*** DATASET RECORDS ***

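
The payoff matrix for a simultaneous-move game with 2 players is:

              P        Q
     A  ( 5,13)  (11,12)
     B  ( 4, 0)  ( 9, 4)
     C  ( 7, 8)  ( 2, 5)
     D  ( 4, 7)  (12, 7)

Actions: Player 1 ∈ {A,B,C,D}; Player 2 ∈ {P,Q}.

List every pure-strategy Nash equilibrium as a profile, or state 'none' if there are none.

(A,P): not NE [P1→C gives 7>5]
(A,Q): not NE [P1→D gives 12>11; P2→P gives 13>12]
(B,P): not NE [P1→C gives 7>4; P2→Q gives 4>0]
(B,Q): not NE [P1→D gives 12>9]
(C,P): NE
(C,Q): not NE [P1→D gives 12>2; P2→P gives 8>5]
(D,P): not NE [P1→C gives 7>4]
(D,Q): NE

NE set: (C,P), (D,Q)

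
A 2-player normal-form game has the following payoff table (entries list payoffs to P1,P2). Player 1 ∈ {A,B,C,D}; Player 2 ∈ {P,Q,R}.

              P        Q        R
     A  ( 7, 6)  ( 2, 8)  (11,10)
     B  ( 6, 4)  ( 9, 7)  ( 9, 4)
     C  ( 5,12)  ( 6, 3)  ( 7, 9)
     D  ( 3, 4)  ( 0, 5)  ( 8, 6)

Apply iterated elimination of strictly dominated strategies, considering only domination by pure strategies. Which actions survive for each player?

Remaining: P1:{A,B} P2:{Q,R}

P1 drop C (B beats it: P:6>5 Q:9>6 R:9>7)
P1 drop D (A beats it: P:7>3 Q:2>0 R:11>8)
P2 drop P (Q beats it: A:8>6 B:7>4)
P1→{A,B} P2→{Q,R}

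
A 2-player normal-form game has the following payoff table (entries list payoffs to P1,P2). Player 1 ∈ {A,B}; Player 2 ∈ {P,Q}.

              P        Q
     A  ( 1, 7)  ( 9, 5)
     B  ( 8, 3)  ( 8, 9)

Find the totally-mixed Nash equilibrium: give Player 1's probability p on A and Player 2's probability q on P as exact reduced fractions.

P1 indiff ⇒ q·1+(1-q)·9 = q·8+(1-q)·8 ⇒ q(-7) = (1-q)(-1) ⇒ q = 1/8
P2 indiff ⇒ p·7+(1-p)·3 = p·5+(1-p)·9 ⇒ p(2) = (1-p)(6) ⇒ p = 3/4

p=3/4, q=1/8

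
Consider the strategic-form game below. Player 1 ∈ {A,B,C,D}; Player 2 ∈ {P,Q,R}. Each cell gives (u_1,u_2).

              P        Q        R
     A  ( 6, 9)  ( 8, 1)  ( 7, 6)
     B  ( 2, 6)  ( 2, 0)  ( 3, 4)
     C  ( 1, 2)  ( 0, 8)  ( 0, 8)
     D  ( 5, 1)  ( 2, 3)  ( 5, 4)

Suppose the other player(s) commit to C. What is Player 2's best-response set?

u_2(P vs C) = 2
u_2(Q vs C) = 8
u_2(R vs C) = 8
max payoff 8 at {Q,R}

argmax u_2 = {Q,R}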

***
*** DATASET RECORDS ***

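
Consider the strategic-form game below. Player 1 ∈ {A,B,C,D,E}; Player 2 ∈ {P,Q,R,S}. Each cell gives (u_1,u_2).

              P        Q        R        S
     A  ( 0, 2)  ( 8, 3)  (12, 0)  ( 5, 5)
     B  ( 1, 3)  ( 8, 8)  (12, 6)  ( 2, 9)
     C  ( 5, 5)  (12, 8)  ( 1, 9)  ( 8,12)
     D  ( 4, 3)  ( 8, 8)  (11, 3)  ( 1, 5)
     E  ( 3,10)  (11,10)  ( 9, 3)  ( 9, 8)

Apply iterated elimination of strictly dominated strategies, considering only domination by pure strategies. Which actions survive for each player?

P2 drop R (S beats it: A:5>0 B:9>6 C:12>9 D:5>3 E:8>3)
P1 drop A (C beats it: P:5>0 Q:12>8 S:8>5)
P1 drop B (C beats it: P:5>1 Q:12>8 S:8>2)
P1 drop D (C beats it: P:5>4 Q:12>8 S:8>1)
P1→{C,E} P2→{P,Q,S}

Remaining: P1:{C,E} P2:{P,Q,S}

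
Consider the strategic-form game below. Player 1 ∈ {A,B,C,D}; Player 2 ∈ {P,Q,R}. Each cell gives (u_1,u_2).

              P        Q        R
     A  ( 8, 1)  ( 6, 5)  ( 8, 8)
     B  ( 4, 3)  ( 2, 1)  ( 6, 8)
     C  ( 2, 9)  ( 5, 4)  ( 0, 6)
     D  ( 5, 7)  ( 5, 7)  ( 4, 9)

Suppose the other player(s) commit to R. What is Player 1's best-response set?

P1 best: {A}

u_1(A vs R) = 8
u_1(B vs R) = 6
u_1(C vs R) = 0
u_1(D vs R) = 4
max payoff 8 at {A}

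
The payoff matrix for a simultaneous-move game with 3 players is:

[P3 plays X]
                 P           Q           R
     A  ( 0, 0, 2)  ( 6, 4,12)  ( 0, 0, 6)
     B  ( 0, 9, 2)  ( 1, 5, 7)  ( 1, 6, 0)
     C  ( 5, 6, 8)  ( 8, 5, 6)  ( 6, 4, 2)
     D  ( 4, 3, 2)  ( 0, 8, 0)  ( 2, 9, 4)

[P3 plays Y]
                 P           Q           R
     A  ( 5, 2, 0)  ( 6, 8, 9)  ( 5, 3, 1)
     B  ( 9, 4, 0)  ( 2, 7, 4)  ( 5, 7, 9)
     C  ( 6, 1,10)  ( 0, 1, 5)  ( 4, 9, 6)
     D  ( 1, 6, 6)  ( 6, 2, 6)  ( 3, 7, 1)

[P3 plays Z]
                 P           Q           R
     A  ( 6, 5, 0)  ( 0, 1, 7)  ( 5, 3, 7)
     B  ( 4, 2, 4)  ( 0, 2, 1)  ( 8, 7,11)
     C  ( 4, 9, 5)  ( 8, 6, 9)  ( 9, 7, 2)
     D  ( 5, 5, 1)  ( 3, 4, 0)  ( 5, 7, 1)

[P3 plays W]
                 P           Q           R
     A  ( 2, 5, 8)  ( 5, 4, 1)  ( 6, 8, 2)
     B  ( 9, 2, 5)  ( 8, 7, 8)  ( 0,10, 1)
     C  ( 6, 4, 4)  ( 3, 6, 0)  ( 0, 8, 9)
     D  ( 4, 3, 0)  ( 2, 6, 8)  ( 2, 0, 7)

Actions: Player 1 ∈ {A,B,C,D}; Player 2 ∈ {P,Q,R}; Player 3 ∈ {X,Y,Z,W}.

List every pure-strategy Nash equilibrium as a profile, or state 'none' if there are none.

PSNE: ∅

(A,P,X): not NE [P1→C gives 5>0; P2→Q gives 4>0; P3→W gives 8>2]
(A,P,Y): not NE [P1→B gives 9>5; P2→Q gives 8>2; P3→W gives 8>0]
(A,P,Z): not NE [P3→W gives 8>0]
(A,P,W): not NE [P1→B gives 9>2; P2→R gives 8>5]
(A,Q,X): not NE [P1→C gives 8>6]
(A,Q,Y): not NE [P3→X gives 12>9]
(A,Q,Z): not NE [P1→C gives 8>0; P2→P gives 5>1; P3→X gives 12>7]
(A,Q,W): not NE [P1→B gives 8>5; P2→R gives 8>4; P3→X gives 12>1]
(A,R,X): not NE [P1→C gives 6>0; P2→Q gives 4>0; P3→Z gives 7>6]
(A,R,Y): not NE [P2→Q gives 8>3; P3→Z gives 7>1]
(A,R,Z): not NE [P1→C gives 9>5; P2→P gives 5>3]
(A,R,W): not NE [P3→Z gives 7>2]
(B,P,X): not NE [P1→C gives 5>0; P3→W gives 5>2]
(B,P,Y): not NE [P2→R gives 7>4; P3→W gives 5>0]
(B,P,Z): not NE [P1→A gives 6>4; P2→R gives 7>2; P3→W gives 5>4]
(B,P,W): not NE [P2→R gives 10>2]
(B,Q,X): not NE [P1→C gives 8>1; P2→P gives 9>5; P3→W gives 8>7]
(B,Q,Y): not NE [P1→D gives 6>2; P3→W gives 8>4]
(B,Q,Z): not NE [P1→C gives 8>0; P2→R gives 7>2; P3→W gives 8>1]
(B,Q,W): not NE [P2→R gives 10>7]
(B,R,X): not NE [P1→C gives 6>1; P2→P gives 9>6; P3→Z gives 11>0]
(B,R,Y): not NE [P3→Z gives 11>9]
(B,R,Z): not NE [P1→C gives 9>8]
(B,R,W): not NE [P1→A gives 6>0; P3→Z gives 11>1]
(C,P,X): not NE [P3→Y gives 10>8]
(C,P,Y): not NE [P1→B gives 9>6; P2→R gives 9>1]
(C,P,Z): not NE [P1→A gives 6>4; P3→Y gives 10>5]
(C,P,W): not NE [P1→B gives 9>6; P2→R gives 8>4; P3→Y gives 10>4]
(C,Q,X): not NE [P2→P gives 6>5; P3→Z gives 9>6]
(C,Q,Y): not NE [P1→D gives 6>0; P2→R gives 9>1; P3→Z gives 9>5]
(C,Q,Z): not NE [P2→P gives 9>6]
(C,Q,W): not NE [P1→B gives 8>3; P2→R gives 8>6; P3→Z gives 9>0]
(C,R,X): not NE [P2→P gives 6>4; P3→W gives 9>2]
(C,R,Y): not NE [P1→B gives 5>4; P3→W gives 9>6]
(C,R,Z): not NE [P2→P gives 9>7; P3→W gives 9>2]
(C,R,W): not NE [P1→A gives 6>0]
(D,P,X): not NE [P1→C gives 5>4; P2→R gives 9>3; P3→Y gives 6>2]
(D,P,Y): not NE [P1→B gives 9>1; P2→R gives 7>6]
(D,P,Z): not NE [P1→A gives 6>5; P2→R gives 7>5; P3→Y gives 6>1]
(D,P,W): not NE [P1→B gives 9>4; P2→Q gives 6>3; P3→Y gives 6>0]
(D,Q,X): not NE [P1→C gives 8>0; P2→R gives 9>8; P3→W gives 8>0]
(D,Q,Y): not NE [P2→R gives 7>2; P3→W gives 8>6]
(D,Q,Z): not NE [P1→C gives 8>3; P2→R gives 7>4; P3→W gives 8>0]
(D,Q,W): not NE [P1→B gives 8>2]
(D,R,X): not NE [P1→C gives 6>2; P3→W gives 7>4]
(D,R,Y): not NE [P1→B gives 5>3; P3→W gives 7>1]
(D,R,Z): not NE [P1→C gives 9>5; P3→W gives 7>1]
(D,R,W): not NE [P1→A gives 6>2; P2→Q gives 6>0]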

***

PROMPT:
Report every line of the data in which "payoffs" appears.

FINISHED EXERCISE:
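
A 2-player normal-form game has the following payoff table (entries list payoffs to P1,P2). Player 1 ∈ {A,B,C,D}; Player 2 ∈ {P,Q,R}.
A 2-player normal-form game has the following payoff table (entries list payoffs to P1,P2). Player 1 ∈ {A,B}; Player 2 ∈ {P,Q}.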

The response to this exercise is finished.